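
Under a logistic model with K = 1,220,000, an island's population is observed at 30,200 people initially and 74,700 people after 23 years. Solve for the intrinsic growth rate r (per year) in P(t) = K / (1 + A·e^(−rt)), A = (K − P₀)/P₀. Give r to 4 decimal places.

r ≈ 0.0410 per year

A = (1220000 − 30200)/30200 = 39.39735
74700 = 1220000/(1 + 39.39735·e^(−r·23)) → e^(−23r) = (16.33199 − 1)/39.39735 = 0.389163
r = −ln(0.389163)/23 = 0.94376/23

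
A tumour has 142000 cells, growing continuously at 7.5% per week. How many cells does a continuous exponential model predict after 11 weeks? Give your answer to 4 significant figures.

≈ 324,000 cells

P(11) = 142000 · e^(0.075·11) = 142000 · e^(0.825)
= 142000 · 2.28188 ≈ 324027.07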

WHAT YOU ARE ASKED TO DO - Would you retype the listing above in full, exactly as it reads?

TASK RESULT -
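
Under a logistic model with K = 1,220,000, an island's population is observed at 30,200 people initially and 74,700 people after 23 years. Solve for the intrinsic growth rate r (per year) in P(t) = K / (1 + A·e^(−rt)), A = (K − P₀)/P₀. Give r to 4 decimal places.

r ≈ 0.0410 per year

A = (1220000 − 30200)/30200 = 39.39735
74700 = 1220000/(1 + 39.39735·e^(−r·23)) → e^(−23r) = (16.33199 − 1)/39.39735 = 0.389163
r = −ln(0.389163)/23 = 0.94376/23

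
A tumour has 142000 cells, growing continuously at 7.5% per week. How many cells does a continuous exponential model predict after 11 weeks? Give your answer to 4 significant figures.

≈ 324,000 cells

P(11) = 142000 · e^(0.075·11) = 142000 · e^(0.825)
= 142000 · 2.28188 ≈ 324027.07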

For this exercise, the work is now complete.